- What the task asks
Your answer is the lines below, exactly, from the one that contains "Consider T(n) = sum" through the one that contains "Consider S(r) = 3/20", both included.

- Supplied data

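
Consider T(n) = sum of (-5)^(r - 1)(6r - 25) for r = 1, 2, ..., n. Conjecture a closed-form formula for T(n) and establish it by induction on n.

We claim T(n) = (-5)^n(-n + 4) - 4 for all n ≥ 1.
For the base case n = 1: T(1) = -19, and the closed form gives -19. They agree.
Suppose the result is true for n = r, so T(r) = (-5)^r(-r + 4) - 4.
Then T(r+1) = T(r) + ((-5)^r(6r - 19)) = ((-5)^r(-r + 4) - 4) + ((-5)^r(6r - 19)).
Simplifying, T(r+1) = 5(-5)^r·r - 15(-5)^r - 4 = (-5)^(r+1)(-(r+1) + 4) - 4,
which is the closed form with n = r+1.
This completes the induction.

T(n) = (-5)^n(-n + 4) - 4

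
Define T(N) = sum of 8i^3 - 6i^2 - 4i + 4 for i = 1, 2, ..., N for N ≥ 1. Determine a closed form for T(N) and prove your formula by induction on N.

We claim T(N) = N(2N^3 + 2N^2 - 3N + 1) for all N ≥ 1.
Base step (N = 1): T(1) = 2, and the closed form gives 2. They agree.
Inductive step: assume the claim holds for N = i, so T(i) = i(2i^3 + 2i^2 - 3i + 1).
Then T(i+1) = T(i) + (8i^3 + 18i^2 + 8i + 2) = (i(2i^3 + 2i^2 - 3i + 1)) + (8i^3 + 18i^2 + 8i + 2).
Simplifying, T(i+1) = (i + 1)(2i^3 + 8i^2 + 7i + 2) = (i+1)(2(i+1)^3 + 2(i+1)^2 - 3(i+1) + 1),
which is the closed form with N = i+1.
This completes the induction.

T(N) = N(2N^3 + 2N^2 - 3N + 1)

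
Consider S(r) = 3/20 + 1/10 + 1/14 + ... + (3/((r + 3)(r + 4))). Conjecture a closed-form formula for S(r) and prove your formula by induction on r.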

* * *

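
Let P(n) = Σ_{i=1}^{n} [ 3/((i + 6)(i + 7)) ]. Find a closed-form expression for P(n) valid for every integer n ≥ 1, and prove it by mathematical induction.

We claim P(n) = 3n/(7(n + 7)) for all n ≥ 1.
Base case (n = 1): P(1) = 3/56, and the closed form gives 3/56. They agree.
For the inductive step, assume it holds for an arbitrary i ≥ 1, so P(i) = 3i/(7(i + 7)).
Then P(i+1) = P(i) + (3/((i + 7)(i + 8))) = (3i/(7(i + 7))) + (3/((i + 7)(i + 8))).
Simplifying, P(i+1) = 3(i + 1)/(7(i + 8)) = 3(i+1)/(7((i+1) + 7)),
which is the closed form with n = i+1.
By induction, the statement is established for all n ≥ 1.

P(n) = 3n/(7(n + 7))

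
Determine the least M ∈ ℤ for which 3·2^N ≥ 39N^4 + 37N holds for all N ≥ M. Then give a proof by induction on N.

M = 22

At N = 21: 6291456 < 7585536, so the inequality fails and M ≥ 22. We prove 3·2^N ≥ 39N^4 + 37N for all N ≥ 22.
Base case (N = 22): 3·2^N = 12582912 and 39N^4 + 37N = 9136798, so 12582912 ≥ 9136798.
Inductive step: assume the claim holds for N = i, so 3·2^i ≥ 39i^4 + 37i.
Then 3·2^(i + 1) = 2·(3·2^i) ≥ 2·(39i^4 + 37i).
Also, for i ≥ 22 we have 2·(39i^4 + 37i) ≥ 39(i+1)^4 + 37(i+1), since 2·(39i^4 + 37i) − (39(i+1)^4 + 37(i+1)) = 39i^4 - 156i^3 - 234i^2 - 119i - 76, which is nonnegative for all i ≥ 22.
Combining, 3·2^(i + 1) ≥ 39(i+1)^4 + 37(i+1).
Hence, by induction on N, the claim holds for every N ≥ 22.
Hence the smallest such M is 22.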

- Written answer
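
Consider T(n) = sum of (-5)^(r - 1)(6r - 25) for r = 1, 2, ..., n. Conjecture a closed-form formula for T(n) and establish it by induction on n.

We claim T(n) = (-5)^n(-n + 4) - 4 for all n ≥ 1.
For the base case n = 1: T(1) = -19, and the closed form gives -19. They agree.
Suppose the result is true for n = r, so T(r) = (-5)^r(-r + 4) - 4.
Then T(r+1) = T(r) + ((-5)^r(6r - 19)) = ((-5)^r(-r + 4) - 4) + ((-5)^r(6r - 19)).
Simplifying, T(r+1) = 5(-5)^r·r - 15(-5)^r - 4 = (-5)^(r+1)(-(r+1) + 4) - 4,
which is the closed form with n = r+1.
This completes the induction.

T(n) = (-5)^n(-n + 4) - 4

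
Define T(N) = sum of 8i^3 - 6i^2 - 4i + 4 for i = 1, 2, ..., N for N ≥ 1. Determine a closed form for T(N) and prove your formula by induction on N.

We claim T(N) = N(2N^3 + 2N^2 - 3N + 1) for all N ≥ 1.
Base step (N = 1): T(1) = 2, and the closed form gives 2. They agree.
Inductive step: assume the claim holds for N = i, so T(i) = i(2i^3 + 2i^2 - 3i + 1).
Then T(i+1) = T(i) + (8i^3 + 18i^2 + 8i + 2) = (i(2i^3 + 2i^2 - 3i + 1)) + (8i^3 + 18i^2 + 8i + 2).
Simplifying, T(i+1) = (i + 1)(2i^3 + 8i^2 + 7i + 2) = (i+1)(2(i+1)^3 + 2(i+1)^2 - 3(i+1) + 1),
which is the closed form with N = i+1.
This completes the induction.

T(N) = N(2N^3 + 2N^2 - 3N + 1)

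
Consider S(r) = 3/20 + 1/10 + 1/14 + ... + (3/((r + 3)(r + 4))). Conjecture a closed-form formula for S(r) and prove your formula by induction on r.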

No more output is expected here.